**AIM OF THE EXERCISE**
For the records below, output each line exactly as it appears, from the first through the line with "Answer: -26842339523/334334 ≈ -80286.".

(Saved entries)

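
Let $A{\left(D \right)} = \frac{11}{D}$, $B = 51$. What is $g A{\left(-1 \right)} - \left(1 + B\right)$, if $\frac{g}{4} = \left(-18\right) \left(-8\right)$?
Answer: $-6388$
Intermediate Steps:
$g = 576$ ($g = 4 \left(\left(-18\right) \left(-8\right)\right) = 4 \cdot 144 = 576$)
$g A{\left(-1 \right)} - \left(1 + B\right) = 576 \frac{11}{-1} - 52 = 576 \cdot 11 \left(-1\right) - 52 = 576 \left(-11\right) - 52 = -6336 - 52 = -6388$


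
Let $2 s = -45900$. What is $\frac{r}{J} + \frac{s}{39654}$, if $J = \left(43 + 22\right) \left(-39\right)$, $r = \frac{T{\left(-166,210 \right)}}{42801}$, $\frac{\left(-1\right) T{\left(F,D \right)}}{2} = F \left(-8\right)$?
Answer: $- \frac{138332330957}{239026678605} \approx -0.57873$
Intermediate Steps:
$T{\left(F,D \right)} = 16 F$ ($T{\left(F,D \right)} = - 2 F \left(-8\right) = - 2 \left(- 8 F\right) = 16 F$)
$r = - \frac{2656}{42801}$ ($r = \frac{16 \left(-166\right)}{42801} = \left(-2656\right) \frac{1}{42801} = - \frac{2656}{42801} \approx -0.062055$)
$s = -22950$ ($s = \frac{1}{2} \left(-45900\right) = -22950$)
$J = -2535$ ($J = 65 \left(-39\right) = -2535$)
$\frac{r}{J} + \frac{s}{39654} = - \frac{2656}{42801 \left(-2535\right)} - \frac{22950}{39654} = \left(- \frac{2656}{42801}\right) \left(- \frac{1}{2535}\right) - \frac{1275}{2203} = \frac{2656}{108500535} - \frac{1275}{2203} = - \frac{138332330957}{239026678605}$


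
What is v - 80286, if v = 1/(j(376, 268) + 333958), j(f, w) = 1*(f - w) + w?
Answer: -26842339523/334334 ≈ -80286.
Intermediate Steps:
j(f, w) = f (j(f, w) = (f - w) + w = f)
v = 1/334334 (v = 1/(376 + 333958) = 1/334334 ≈ 2.9910e-6)
v - 80286 = 1/334334 - 80286 = -26842339523/334334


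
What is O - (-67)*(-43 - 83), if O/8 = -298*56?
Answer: -141946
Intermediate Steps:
O = -133504 (O = 8*(-298*56) = 8*(-16688) = -133504)
O - (-67)*(-43 - 83) = -133504 - (-67)*(-43 - 83) = -133504 - (-67)*(-126) = -133504 - 1*8442 = -133504 - 8442 = -141946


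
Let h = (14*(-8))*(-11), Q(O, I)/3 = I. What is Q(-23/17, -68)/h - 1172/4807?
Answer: -55103/134596 ≈ -0.40940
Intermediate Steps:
Q(O, I) = 3*I
h = 1232 (h = -112*(-11) = 1232)
Q(-23/17, -68)/h - 1172/4807 = (3*(-68))/1232 - 1172/4807 = -204*1/1232 - 1172*1/4807 = -51/308 - 1172/4807 = -55103/134596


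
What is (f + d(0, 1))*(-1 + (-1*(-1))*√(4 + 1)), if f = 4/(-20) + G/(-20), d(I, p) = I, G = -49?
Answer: -9/4 + 9*√5/4 ≈ 2.7812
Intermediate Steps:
f = 9/4 (f = 4/(-20) - 49/(-20) = 4*(-1/20) - 49*(-1/20) = -⅕ + 49/20 = 9/4 ≈ 2.2500)
(f + d(0, 1))*(-1 + (-1*(-1))*√(4 + 1)) = (9/4 + 0)*(-1 + (-1*(-1))*√(4 + 1)) = 9*(-1 + 1*√5)/4 = 9*(-1 + √5)/4 = -9/4 + 9*√5/4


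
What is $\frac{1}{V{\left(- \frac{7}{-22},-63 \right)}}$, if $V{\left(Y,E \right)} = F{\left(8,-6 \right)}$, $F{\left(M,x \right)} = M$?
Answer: $\frac{1}{8} \approx 0.125$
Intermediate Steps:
$V{\left(Y,E \right)} = 8$
$\frac{1}{V{\left(- \frac{7}{-22},-63 \right)}} = \frac{1}{8}$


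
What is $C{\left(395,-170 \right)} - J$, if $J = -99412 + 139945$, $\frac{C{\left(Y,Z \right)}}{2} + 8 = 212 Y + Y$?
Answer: $127721$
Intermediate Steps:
$C{\left(Y,Z \right)} = -16 + 426 Y$ ($C{\left(Y,Z \right)} = -16 + 2 \left(212 Y + Y\right) = -16 + 2 \cdot 213 Y = -16 + 426 Y$)
$J = 40533$
$C{\left(395,-170 \right)} - J = \left(-16 + 426 \cdot 395\right) - 40533 = \left(-16 + 168270\right) - 40533 = 168254 - 40533 = 127721$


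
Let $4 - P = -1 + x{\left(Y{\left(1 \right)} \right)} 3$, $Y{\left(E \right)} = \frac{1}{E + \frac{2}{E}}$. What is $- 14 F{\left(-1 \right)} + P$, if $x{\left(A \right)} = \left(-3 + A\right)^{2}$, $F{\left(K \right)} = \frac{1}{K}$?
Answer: $- \frac{7}{3} \approx -2.3333$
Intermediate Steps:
$P = - \frac{49}{3}$ ($P = 4 - \left(-1 + \left(-3 + 1 \frac{1}{2 + 1^{2}}\right)^{2} \cdot 3\right) = 4 - \left(-1 + \left(-3 + 1 \frac{1}{2 + 1}\right)^{2} \cdot 3\right) = 4 - \left(-1 + \left(-3 + 1 \cdot \frac{1}{3}\right)^{2} \cdot 3\right) = 4 - \left(-1 + \left(-3 + \frac{1}{3}\right)^{2} \cdot 3\right) = 4 - \left(-1 + \left(- \frac{8}{3}\right)^{2} \cdot 3\right) = 4 - \left(-1 + \frac{64}{9} \cdot 3\right) = 4 - \left(-1 + \frac{64}{3}\right) = 4 - \frac{61}{3} = - \frac{49}{3} \approx -16.333$)
$- 14 F{\left(-1 \right)} + P = - \frac{14}{-1} - \frac{49}{3} = \left(-14\right) \left(-1\right) - \frac{49}{3} = 14 - \frac{49}{3} = - \frac{7}{3}$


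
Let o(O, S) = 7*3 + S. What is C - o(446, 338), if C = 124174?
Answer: 123815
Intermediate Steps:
o(O, S) = 21 + S
C - o(446, 338) = 124174 - (21 + 338) = 124174 - 1*359 = 124174 - 359 = 123815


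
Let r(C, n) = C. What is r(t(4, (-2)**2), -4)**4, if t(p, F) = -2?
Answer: 16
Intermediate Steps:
r(t(4, (-2)**2), -4)**4 = (-2)**4 = 16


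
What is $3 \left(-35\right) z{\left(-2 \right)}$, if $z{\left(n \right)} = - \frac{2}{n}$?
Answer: $-105$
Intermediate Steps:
$3 \left(-35\right) z{\left(-2 \right)} = 3 \left(-35\right) \left(- \frac{2}{-2}\right) = - 105 \left(\left(-2\right) \left(- \frac{1}{2}\right)\right) = \left(-105\right) 1 = -105$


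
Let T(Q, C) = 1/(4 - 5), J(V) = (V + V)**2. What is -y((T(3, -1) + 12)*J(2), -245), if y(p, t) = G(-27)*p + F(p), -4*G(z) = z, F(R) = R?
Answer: -1364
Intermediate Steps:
G(z) = -z/4
J(V) = 4*V**2 (J(V) = (2*V)**2 = 4*V**2)
T(Q, C) = -1 (T(Q, C) = 1/(-1) = -1)
y(p, t) = 31*p/4 (y(p, t) = (-1/4*(-27))*p + p = 27*p/4 + p = 31*p/4)
-y((T(3, -1) + 12)*J(2), -245) = -31*(-1 + 12)*(4*2**2)/4 = -31*11*(4*4)/4 = -31*11*16/4 = -31*176/4 = -1*1364 = -1364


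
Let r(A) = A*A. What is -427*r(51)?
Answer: -1110627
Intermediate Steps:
r(A) = A²
-427*r(51) = -427*51² = -427*2601 = -1110627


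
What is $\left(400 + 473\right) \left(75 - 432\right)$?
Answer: $-311661$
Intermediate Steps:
$\left(400 + 473\right) \left(75 - 432\right) = 873 \left(-357\right) = -311661$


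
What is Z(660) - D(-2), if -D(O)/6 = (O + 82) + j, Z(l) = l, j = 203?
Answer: 2358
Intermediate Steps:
D(O) = -1710 - 6*O (D(O) = -6*((O + 82) + 203) = -6*((82 + O) + 203) = -6*(285 + O) = -1710 - 6*O)
Z(660) - D(-2) = 660 - (-1710 - 6*(-2)) = 660 - (-1710 + 12) = 660 - 1*(-1698) = 660 + 1698 = 2358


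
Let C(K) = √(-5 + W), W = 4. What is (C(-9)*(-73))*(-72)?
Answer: 5256*I ≈ 5256.0*I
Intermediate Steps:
C(K) = I (C(K) = √(-5 + 4) = √(-1) = I)
(C(-9)*(-73))*(-72) = (I*(-73))*(-72) = -73*I*(-72) = 5256*I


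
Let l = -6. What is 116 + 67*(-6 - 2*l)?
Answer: 518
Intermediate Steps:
116 + 67*(-6 - 2*l) = 116 + 67*(-6 - 2*(-6)) = 116 + 67*(-6 + 12) = 116 + 67*6 = 116 + 402 = 518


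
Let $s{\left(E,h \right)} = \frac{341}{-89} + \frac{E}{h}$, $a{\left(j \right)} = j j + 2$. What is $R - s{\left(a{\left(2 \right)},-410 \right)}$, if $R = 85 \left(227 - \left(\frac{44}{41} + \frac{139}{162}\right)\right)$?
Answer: $\frac{56556225139}{2955690} \approx 19135.0$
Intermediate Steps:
$a{\left(j \right)} = 2 + j^{2}$ ($a{\left(j \right)} = j^{2} + 2 = 2 + j^{2}$)
$s{\left(E,h \right)} = - \frac{341}{89} + \frac{E}{h}$ ($s{\left(E,h \right)} = 341 \left(- \frac{1}{89}\right) + \frac{E}{h} = - \frac{341}{89} + \frac{E}{h}$)
$R = \frac{127067095}{6642}$ ($R = 85 \left(227 - \frac{12827}{6642}\right) = 85 \cdot \frac{1494907}{6642} = \frac{127067095}{6642} \approx 19131.0$)
$R - s{\left(a{\left(2 \right)},-410 \right)} = \frac{127067095}{6642} - \left(- \frac{341}{89} + \frac{2 + 2^{2}}{-410}\right) = \frac{127067095}{6642} - \left(- \frac{341}{89} + \left(2 + 4\right) \left(- \frac{1}{410}\right)\right) = \frac{127067095}{6642} - \left(- \frac{341}{89} + 6 \left(- \frac{1}{410}\right)\right) = \frac{127067095}{6642} - \left(- \frac{341}{89} - \frac{3}{205}\right) = \frac{127067095}{6642} - - \frac{70172}{18245} = \frac{127067095}{6642} + \frac{70172}{18245} = \frac{56556225139}{2955690}$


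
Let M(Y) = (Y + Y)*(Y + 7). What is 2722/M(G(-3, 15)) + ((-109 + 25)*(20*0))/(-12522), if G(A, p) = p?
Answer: 1361/330 ≈ 4.1242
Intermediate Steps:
M(Y) = 2*Y*(7 + Y) (M(Y) = (2*Y)*(7 + Y) = 2*Y*(7 + Y))
2722/M(G(-3, 15)) + ((-109 + 25)*(20*0))/(-12522) = 2722/((2*15*(7 + 15))) + ((-109 + 25)*(20*0))/(-12522) = 2722/((2*15*22)) - 84*0*(-1/12522) = 2722/660 + 0*(-1/12522) = 2722*(1/660) + 0 = 1361/330 + 0 = 1361/330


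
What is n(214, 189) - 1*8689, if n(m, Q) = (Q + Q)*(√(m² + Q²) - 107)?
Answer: -49135 + 378*√81517 ≈ 58789.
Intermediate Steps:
n(m, Q) = 2*Q*(-107 + √(Q² + m²)) (n(m, Q) = (2*Q)*(√(Q² + m²) - 107) = (2*Q)*(-107 + √(Q² + m²)) = 2*Q*(-107 + √(Q² + m²)))
n(214, 189) - 1*8689 = 2*189*(-107 + √(189² + 214²)) - 1*8689 = 2*189*(-107 + √(35721 + 45796)) - 8689 = 2*189*(-107 + √81517) - 8689 = (-40446 + 378*√81517) - 8689 = -49135 + 378*√81517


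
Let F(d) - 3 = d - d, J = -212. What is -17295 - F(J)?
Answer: -17298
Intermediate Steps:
F(d) = 3 (F(d) = 3 + (d - d) = 3 + 0 = 3)
-17295 - F(J) = -17295 - 1*3 = -17295 - 3 = -17298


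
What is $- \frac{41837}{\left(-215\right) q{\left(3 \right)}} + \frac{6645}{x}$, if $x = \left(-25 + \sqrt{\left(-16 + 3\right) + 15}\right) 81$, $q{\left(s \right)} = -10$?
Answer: $- \frac{822796427}{36165150} - \frac{2215 \sqrt{2}}{16821} \approx -22.937$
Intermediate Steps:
$x = -2025 + 81 \sqrt{2}$ ($x = \left(-25 + \sqrt{-13 + 15}\right) 81 = \left(-25 + \sqrt{2}\right) 81 = -2025 + 81 \sqrt{2} \approx -1910.4$)
$- \frac{41837}{\left(-215\right) q{\left(3 \right)}} + \frac{6645}{x} = - \frac{41837}{\left(-215\right) \left(-10\right)} + \frac{6645}{-2025 + 81 \sqrt{2}} = - \frac{41837}{2150} + \frac{6645}{-2025 + 81 \sqrt{2}}$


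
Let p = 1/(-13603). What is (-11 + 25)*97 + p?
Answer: 18472873/13603 ≈ 1358.0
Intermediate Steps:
p = -1/13603 ≈ -7.3513e-5
(-11 + 25)*97 + p = (-11 + 25)*97 - 1/13603 = 14*97 - 1/13603 = 1358 - 1/13603 = 18472873/13603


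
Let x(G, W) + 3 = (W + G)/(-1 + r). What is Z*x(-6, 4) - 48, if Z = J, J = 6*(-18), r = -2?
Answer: 204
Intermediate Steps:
x(G, W) = -3 - G/3 - W/3 (x(G, W) = -3 + (W + G)/(-1 - 2) = -3 + (G + W)/(-3) = -3 + (G + W)*(-⅓) = -3 + (-G/3 - W/3) = -3 - G/3 - W/3)
J = -108
Z = -108
Z*x(-6, 4) - 48 = -108*(-3 - ⅓*(-6) - ⅓*4) - 48 = -108*(-3 + 2 - 4/3) - 48 = -108*(-7/3) - 48 = 252 - 48 = 204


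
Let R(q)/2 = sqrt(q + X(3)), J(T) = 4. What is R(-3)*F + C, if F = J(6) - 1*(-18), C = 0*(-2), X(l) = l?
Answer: 0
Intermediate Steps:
R(q) = 2*sqrt(3 + q) (R(q) = 2*sqrt(q + 3) = 2*sqrt(3 + q))
C = 0
F = 22 (F = 4 - 1*(-18) = 4 + 18 = 22)
R(-3)*F + C = (2*sqrt(3 - 3))*22 + 0 = (2*sqrt(0))*22 + 0 = (2*0)*22 + 0 = 0*22 + 0 = 0 + 0 = 0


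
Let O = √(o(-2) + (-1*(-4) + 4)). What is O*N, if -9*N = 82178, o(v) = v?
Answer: -82178*√6/9 ≈ -22366.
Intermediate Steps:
O = √6 (O = √(-2 + (-1*(-4) + 4)) = √(-2 + (4 + 4)) = √(-2 + 8) = √6 ≈ 2.4495)
N = -82178/9 (N = -⅑*82178 = -82178/9 ≈ -9130.9)
O*N = √6*(-82178/9) = -82178*√6/9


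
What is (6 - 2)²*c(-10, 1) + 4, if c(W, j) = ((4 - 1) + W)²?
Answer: 788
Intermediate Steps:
c(W, j) = (3 + W)²
(6 - 2)²*c(-10, 1) + 4 = (6 - 2)²*(3 - 10)² + 4 = 4²*(-7)² + 4 = 16*49 + 4 = 784 + 4 = 788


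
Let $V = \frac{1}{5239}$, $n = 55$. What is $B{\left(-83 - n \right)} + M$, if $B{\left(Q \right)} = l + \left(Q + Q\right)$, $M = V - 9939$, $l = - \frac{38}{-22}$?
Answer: $- \frac{588580683}{57629} \approx -10213.0$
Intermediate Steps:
$l = \frac{19}{11}$ ($l = \left(-38\right) \left(- \frac{1}{22}\right) = \frac{19}{11} \approx 1.7273$)
$V = \frac{1}{5239} \approx 0.00019088$
$M = - \frac{52070420}{5239}$ ($M = \frac{1}{5239} - 9939 = - \frac{52070420}{5239} \approx -9939.0$)
$B{\left(Q \right)} = \frac{19}{11} + 2 Q$ ($B{\left(Q \right)} = \frac{19}{11} + \left(Q + Q\right) = \frac{19}{11} + 2 Q$)
$B{\left(-83 - n \right)} + M = \left(\frac{19}{11} + 2 \left(-83 - 55\right)\right) - \frac{52070420}{5239} = \left(\frac{19}{11} + 2 \left(-138\right)\right) - \frac{52070420}{5239} = \left(\frac{19}{11} - 276\right) - \frac{52070420}{5239} = - \frac{3017}{11} - \frac{52070420}{5239} = - \frac{588580683}{57629}$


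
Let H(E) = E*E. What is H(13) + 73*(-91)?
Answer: -6474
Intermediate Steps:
H(E) = E**2
H(13) + 73*(-91) = 13**2 + 73*(-91) = 169 - 6643 = -6474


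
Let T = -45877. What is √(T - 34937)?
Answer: I*√80814 ≈ 284.28*I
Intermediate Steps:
√(T - 34937) = √(-45877 - 34937) = √(-80814) = I*√80814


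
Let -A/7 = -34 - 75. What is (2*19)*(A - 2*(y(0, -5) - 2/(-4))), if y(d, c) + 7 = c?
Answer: 29868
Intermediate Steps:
y(d, c) = -7 + c
A = 763 (A = -7*(-34 - 75) = -7*(-109) = 763)
(2*19)*(A - 2*(y(0, -5) - 2/(-4))) = (2*19)*(763 - 2*((-7 - 5) - 2/(-4))) = 38*(763 - 2*(-12 - 2*(-¼))) = 38*(763 - 2*(-12 + ½)) = 38*(763 - 2*(-23/2)) = 38*(763 + 23) = 38*786 = 29868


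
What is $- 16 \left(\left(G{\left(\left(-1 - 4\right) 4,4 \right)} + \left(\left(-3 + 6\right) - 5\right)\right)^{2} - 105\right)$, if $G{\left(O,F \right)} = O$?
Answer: $-6064$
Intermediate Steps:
$- 16 \left(\left(G{\left(\left(-1 - 4\right) 4,4 \right)} + \left(\left(-3 + 6\right) - 5\right)\right)^{2} - 105\right) = - 16 \left(\left(\left(-1 - 4\right) 4 + \left(\left(-3 + 6\right) - 5\right)\right)^{2} - 105\right) = - 16 \left(\left(\left(-5\right) 4 + \left(3 - 5\right)\right)^{2} - 105\right) = - 16 \left(\left(-20 - 2\right)^{2} - 105\right) = - 16 \left(\left(-22\right)^{2} - 105\right) = - 16 \left(484 - 105\right) = \left(-16\right) 379 = -6064$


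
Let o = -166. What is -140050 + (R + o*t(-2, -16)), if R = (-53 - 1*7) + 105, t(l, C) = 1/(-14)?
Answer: -979952/7 ≈ -1.3999e+5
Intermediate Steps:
t(l, C) = -1/14
R = 45 (R = (-53 - 7) + 105 = -60 + 105 = 45)
-140050 + (R + o*t(-2, -16)) = -140050 + (45 - 166*(-1/14)) = -140050 + (45 + 83/7) = -140050 + 398/7 = -979952/7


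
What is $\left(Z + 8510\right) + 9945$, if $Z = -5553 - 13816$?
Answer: $-914$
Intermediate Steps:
$Z = -19369$ ($Z = -5553 - 13816 = -19369$)
$\left(Z + 8510\right) + 9945 = \left(-19369 + 8510\right) + 9945 = -10859 + 9945 = -914$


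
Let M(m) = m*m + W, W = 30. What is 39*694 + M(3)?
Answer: 27105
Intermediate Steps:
M(m) = 30 + m**2 (M(m) = m*m + 30 = m**2 + 30 = 30 + m**2)
39*694 + M(3) = 39*694 + (30 + 3**2) = 27066 + (30 + 9) = 27066 + 39 = 27105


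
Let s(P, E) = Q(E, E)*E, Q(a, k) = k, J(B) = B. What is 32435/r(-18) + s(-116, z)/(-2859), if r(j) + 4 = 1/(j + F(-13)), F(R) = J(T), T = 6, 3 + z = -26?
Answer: -1112821189/140091 ≈ -7943.6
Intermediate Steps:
z = -29 (z = -3 - 26 = -29)
F(R) = 6
r(j) = -4 + 1/(6 + j) (r(j) = -4 + 1/(j + 6) = -4 + 1/(6 + j))
s(P, E) = E**2 (s(P, E) = E*E = E**2)
32435/r(-18) + s(-116, z)/(-2859) = 32435/(((-23 - 4*(-18))/(6 - 18))) + (-29)**2/(-2859) = 32435/(((-23 + 72)/(-12))) + 841*(-1/2859) = 32435/((-1/12*49)) - 841/2859 = 32435/(-49/12) - 841/2859 = 32435*(-12/49) - 841/2859 = -389220/49 - 841/2859 = -1112821189/140091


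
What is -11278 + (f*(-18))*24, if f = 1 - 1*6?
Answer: -9118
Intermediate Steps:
f = -5 (f = 1 - 6 = -5)
-11278 + (f*(-18))*24 = -11278 - 5*(-18)*24 = -11278 + 90*24 = -11278 + 2160 = -9118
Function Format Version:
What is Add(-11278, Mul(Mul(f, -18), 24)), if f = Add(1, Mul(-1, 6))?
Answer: -9118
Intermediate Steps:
f = -5 (f = Add(1, -6) = -5)
Add(-11278, Mul(Mul(f, -18), 24)) = Add(-11278, Mul(Mul(-5, -18), 24)) = Add(-11278, Mul(90, 24)) = Add(-11278, 2160) = -9118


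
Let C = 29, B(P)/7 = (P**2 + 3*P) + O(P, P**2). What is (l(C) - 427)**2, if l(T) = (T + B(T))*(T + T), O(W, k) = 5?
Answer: 144440282809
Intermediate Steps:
B(P) = 35 + 7*P**2 + 21*P (B(P) = 7*((P**2 + 3*P) + 5) = 7*(5 + P**2 + 3*P) = 35 + 7*P**2 + 21*P)
l(T) = 2*T*(35 + 7*T**2 + 22*T) (l(T) = (T + (35 + 7*T**2 + 21*T))*(T + T) = (35 + 7*T**2 + 22*T)*(2*T) = 2*T*(35 + 7*T**2 + 22*T))
(l(C) - 427)**2 = (2*29*(35 + 7*29**2 + 22*29) - 427)**2 = (2*29*(35 + 7*841 + 638) - 427)**2 = (2*29*(35 + 5887 + 638) - 427)**2 = (2*29*6560 - 427)**2 = (380480 - 427)**2 = 380053**2 = 144440282809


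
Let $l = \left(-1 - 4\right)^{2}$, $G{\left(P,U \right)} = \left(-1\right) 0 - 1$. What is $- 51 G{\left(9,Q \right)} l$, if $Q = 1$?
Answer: $1275$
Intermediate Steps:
$G{\left(P,U \right)} = -1$ ($G{\left(P,U \right)} = 0 - 1 = -1$)
$l = 25$ ($l = \left(-5\right)^{2} = 25$)
$- 51 G{\left(9,Q \right)} l = \left(-51\right) \left(-1\right) 25 = 51 \cdot 25 = 1275$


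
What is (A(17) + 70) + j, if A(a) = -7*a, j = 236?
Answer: 187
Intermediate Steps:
(A(17) + 70) + j = (-7*17 + 70) + 236 = (-119 + 70) + 236 = -49 + 236 = 187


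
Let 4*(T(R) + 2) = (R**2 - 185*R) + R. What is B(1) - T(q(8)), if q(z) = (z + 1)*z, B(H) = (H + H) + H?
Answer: 2021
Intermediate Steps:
B(H) = 3*H (B(H) = 2*H + H = 3*H)
q(z) = z*(1 + z) (q(z) = (1 + z)*z = z*(1 + z))
T(R) = -2 - 46*R + R**2/4 (T(R) = -2 + ((R**2 - 185*R) + R)/4 = -2 + (R**2 - 184*R)/4 = -2 + (-46*R + R**2/4) = -2 - 46*R + R**2/4)
B(1) - T(q(8)) = 3*1 - (-2 - 368*(1 + 8) + (8*(1 + 8))**2/4) = 3 - (-2 - 368*9 + (8*9)**2/4) = 3 - (-2 - 46*72 + (1/4)*72**2) = 3 - (-2 - 3312 + (1/4)*5184) = 3 - (-2 - 3312 + 1296) = 3 - 1*(-2018) = 3 + 2018 = 2021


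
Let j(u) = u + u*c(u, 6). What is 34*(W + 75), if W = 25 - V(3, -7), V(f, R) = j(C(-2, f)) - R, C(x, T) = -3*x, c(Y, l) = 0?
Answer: 2958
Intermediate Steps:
j(u) = u (j(u) = u + u*0 = u + 0 = u)
V(f, R) = 6 - R (V(f, R) = -3*(-2) - R = 6 - R)
W = 12 (W = 25 - (6 - 1*(-7)) = 25 - (6 + 7) = 25 - 1*13 = 25 - 13 = 12)
34*(W + 75) = 34*(12 + 75) = 34*87 = 2958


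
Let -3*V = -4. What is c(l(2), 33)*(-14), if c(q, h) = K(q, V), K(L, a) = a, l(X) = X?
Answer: -56/3 ≈ -18.667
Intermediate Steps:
V = 4/3 (V = -1/3*(-4) = 4/3 ≈ 1.3333)
c(q, h) = 4/3
c(l(2), 33)*(-14) = (4/3)*(-14) = -56/3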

**WRITTEN SOLUTION**
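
Let $A{\left(D \right)} = \frac{11}{D}$, $B = 51$. What is $g A{\left(-1 \right)} - \left(1 + B\right)$, if $\frac{g}{4} = \left(-18\right) \left(-8\right)$?
Answer: $-6388$
Intermediate Steps:
$g = 576$ ($g = 4 \left(\left(-18\right) \left(-8\right)\right) = 4 \cdot 144 = 576$)
$g A{\left(-1 \right)} - \left(1 + B\right) = 576 \frac{11}{-1} - 52 = 576 \cdot 11 \left(-1\right) - 52 = 576 \left(-11\right) - 52 = -6336 - 52 = -6388$


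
Let $2 s = -45900$. What is $\frac{r}{J} + \frac{s}{39654}$, if $J = \left(43 + 22\right) \left(-39\right)$, $r = \frac{T{\left(-166,210 \right)}}{42801}$, $\frac{\left(-1\right) T{\left(F,D \right)}}{2} = F \left(-8\right)$?
Answer: $- \frac{138332330957}{239026678605} \approx -0.57873$
Intermediate Steps:
$T{\left(F,D \right)} = 16 F$ ($T{\left(F,D \right)} = - 2 F \left(-8\right) = - 2 \left(- 8 F\right) = 16 F$)
$r = - \frac{2656}{42801}$ ($r = \frac{16 \left(-166\right)}{42801} = \left(-2656\right) \frac{1}{42801} = - \frac{2656}{42801} \approx -0.062055$)
$s = -22950$ ($s = \frac{1}{2} \left(-45900\right) = -22950$)
$J = -2535$ ($J = 65 \left(-39\right) = -2535$)
$\frac{r}{J} + \frac{s}{39654} = - \frac{2656}{42801 \left(-2535\right)} - \frac{22950}{39654} = \left(- \frac{2656}{42801}\right) \left(- \frac{1}{2535}\right) - \frac{1275}{2203} = \frac{2656}{108500535} - \frac{1275}{2203} = - \frac{138332330957}{239026678605}$


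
What is v - 80286, if v = 1/(j(376, 268) + 333958), j(f, w) = 1*(f - w) + w?
Answer: -26842339523/334334 ≈ -80286.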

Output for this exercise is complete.